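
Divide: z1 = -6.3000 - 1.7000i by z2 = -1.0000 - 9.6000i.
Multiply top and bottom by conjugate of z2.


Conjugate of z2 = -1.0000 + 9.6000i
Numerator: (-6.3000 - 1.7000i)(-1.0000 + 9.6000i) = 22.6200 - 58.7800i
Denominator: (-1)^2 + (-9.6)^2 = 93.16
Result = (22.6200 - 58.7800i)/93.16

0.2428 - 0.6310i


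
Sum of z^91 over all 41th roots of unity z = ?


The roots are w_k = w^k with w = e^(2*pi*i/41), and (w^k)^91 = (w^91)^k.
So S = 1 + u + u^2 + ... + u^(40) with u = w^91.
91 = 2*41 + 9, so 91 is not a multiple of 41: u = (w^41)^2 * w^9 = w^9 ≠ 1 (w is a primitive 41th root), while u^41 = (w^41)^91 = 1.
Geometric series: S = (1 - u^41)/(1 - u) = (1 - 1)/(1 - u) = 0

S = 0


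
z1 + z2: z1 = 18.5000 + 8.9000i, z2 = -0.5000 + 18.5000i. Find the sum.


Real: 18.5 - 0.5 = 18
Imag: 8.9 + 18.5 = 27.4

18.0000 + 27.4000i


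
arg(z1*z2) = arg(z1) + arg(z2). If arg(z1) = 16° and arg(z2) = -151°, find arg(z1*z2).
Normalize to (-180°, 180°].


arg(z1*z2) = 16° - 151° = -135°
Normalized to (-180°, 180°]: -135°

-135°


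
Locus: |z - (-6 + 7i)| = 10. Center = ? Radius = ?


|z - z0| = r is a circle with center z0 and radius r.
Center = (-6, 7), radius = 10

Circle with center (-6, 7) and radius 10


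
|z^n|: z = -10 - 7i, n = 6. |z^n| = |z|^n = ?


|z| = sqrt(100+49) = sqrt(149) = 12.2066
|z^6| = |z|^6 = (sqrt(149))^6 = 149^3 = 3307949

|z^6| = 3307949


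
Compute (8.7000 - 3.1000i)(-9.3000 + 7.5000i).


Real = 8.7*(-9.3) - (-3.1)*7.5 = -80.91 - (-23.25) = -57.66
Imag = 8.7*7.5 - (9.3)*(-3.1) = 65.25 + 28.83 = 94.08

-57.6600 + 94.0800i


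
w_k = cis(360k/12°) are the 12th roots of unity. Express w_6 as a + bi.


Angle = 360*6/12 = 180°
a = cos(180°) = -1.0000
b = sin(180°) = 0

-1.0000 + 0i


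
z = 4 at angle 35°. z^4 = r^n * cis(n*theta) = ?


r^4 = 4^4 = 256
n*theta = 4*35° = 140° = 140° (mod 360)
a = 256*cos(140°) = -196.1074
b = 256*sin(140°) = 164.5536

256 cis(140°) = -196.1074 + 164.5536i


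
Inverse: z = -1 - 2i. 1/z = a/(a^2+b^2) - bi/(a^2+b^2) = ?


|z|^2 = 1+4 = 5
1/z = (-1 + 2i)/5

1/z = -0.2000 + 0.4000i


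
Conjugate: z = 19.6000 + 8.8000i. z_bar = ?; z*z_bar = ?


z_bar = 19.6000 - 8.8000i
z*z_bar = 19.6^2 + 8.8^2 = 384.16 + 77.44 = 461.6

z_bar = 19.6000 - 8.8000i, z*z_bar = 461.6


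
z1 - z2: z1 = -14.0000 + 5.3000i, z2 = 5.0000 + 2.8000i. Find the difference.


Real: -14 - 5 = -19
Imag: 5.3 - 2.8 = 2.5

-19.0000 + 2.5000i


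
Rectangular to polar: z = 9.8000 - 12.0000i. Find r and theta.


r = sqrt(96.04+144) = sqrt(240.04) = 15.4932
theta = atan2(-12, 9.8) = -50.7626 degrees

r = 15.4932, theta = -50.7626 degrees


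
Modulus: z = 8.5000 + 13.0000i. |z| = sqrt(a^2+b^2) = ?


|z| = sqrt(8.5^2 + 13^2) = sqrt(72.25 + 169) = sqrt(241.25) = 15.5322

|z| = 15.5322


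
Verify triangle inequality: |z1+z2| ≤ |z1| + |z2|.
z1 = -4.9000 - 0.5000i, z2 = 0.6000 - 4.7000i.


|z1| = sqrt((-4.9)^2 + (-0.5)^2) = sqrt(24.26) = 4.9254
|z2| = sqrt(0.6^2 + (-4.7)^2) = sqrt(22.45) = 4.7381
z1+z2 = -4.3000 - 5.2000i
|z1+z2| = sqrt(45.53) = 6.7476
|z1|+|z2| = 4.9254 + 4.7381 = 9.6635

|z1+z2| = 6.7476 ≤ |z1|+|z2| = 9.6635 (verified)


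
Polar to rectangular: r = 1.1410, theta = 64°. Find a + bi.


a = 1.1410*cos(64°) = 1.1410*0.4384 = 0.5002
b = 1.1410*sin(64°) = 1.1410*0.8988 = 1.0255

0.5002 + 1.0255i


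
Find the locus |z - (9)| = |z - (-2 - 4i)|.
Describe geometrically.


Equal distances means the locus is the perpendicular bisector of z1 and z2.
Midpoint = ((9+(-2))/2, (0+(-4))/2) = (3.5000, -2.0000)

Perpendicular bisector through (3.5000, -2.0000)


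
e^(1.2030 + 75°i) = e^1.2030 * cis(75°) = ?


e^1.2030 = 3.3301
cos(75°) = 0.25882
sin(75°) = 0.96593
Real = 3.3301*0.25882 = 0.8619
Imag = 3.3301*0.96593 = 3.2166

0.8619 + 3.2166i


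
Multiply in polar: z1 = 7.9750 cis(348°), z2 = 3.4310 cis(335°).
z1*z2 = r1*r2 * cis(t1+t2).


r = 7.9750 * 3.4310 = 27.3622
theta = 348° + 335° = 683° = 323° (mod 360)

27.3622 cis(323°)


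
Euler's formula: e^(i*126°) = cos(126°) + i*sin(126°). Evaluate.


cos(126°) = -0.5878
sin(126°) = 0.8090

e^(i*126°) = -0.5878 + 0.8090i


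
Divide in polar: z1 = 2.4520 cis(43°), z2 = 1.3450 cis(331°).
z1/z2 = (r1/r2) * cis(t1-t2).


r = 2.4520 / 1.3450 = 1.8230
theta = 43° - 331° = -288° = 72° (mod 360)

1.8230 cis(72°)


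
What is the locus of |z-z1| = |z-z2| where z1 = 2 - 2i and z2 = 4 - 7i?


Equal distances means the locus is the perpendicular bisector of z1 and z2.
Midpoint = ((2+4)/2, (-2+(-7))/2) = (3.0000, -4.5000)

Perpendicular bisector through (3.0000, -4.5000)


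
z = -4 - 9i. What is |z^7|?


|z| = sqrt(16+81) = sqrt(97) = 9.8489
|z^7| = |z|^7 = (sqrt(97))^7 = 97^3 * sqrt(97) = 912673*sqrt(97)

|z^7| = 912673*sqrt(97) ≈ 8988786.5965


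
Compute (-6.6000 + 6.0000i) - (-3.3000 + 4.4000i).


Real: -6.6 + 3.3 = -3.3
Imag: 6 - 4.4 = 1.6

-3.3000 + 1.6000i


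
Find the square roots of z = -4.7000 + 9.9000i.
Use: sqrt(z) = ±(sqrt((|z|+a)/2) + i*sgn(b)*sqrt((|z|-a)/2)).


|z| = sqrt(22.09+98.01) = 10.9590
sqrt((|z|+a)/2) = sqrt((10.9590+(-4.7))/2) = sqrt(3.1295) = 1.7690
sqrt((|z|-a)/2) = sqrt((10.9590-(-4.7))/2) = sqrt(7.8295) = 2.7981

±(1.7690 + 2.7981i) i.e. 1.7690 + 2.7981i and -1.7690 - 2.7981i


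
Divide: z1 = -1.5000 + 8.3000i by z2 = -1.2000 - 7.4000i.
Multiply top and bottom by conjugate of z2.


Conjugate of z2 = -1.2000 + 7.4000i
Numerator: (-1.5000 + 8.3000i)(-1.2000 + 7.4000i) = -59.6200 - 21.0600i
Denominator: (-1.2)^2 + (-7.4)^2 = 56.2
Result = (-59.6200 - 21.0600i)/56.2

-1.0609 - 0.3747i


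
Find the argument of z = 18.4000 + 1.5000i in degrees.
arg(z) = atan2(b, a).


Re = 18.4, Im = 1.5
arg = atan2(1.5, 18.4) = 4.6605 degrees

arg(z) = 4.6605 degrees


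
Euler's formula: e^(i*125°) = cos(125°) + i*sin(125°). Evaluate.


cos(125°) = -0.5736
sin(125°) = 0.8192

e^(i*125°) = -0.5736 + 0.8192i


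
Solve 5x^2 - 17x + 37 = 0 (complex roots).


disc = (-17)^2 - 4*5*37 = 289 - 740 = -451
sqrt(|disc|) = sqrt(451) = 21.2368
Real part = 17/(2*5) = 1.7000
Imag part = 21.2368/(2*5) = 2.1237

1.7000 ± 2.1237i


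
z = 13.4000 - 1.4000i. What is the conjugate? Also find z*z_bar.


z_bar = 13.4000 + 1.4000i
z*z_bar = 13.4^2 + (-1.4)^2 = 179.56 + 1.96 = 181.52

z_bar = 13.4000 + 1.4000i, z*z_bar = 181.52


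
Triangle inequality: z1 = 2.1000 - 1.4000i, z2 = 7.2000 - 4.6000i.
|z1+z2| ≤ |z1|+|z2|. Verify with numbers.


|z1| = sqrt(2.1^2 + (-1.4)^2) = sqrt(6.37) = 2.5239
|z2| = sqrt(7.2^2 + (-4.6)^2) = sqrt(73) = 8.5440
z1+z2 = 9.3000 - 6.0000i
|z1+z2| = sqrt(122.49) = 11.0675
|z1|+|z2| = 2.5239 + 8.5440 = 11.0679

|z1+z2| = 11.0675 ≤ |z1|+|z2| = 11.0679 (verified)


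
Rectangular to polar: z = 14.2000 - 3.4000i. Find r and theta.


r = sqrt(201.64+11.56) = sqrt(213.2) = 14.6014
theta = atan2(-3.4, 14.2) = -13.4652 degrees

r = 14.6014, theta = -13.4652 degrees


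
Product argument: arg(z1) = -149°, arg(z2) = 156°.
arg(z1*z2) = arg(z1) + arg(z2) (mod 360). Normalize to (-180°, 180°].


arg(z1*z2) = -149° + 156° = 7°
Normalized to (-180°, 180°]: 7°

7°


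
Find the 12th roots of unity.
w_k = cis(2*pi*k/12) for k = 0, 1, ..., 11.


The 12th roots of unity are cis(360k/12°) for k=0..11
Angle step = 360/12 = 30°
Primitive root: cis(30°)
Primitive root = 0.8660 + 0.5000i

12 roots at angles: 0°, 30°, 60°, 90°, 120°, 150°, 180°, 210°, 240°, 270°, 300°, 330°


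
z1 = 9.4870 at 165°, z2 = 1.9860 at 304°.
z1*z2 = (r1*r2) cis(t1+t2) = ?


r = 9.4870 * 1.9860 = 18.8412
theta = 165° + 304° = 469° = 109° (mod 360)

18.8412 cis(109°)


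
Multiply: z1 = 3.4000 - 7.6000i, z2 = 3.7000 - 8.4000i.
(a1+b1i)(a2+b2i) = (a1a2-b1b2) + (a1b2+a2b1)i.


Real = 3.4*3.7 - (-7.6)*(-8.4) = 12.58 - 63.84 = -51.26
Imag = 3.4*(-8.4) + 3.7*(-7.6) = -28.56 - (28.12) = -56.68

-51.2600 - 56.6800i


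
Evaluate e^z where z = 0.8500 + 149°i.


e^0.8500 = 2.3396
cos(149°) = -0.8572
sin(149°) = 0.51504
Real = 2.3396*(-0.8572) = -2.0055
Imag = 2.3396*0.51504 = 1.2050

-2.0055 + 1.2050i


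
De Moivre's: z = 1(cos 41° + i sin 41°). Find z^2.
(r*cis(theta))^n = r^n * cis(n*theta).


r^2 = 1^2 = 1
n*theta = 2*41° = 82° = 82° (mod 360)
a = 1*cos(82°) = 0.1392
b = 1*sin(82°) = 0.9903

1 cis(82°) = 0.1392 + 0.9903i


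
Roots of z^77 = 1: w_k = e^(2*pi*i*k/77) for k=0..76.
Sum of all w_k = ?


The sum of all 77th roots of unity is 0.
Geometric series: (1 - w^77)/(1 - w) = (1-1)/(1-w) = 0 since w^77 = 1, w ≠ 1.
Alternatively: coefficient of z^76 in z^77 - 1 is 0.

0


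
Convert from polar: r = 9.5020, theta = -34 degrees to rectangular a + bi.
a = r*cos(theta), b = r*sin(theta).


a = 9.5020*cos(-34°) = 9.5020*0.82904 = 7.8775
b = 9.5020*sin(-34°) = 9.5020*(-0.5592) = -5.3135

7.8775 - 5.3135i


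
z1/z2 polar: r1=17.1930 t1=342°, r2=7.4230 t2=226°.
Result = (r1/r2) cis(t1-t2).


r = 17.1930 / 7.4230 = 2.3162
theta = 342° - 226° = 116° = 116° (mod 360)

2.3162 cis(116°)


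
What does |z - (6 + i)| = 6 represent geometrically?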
=======
Task description:
Check each line above for the string "Divide" and copy those that have it.

Answer to the problem:
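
Divide: z1 = -6.3000 - 1.7000i by z2 = -1.0000 - 9.6000i.
Divide in polar: z1 = 2.4520 cis(43°), z2 = 1.3450 cis(331°).
Divide: z1 = -1.5000 + 8.3000i by z2 = -1.2000 - 7.4000i.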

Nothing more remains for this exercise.